» WHAT IS REQUIRED:
If a line in the records below contains the word "following", copy it.

Stored data
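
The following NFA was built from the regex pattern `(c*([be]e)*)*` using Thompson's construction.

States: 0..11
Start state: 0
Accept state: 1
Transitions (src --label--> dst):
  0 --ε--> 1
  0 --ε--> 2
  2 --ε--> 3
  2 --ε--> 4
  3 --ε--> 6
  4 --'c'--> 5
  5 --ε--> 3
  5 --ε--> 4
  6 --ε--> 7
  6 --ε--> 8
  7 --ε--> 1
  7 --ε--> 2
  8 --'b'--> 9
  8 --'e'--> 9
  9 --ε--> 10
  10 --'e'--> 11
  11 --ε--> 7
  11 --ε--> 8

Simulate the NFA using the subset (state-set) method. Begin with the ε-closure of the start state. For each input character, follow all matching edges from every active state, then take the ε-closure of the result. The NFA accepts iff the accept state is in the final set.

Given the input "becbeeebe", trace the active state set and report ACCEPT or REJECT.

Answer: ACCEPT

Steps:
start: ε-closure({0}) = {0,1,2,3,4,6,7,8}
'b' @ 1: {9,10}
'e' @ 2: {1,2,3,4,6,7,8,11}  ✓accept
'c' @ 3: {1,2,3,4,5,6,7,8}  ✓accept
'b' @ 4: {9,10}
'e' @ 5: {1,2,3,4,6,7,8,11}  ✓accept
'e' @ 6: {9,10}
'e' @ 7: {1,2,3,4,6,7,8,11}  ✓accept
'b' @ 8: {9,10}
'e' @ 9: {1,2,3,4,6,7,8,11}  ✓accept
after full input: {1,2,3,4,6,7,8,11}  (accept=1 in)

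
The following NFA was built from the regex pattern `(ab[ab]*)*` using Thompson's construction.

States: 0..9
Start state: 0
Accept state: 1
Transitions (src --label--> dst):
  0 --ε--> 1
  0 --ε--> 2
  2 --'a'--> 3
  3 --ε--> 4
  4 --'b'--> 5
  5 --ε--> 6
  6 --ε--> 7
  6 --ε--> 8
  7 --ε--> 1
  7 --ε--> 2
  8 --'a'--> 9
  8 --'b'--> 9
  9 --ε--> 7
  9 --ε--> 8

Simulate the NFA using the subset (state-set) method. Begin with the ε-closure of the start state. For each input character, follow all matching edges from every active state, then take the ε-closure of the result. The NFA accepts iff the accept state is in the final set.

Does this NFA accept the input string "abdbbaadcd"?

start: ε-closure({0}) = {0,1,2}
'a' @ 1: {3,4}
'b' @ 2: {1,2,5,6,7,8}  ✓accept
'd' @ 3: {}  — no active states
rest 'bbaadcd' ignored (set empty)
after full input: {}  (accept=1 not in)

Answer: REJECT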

» ANSWER TO THIS PROBLEM:
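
The following NFA was built from the regex pattern `(c*([be]e)*)*` using Thompson's construction.
The following NFA was built from the regex pattern `(ab[ab]*)*` using Thompson's construction.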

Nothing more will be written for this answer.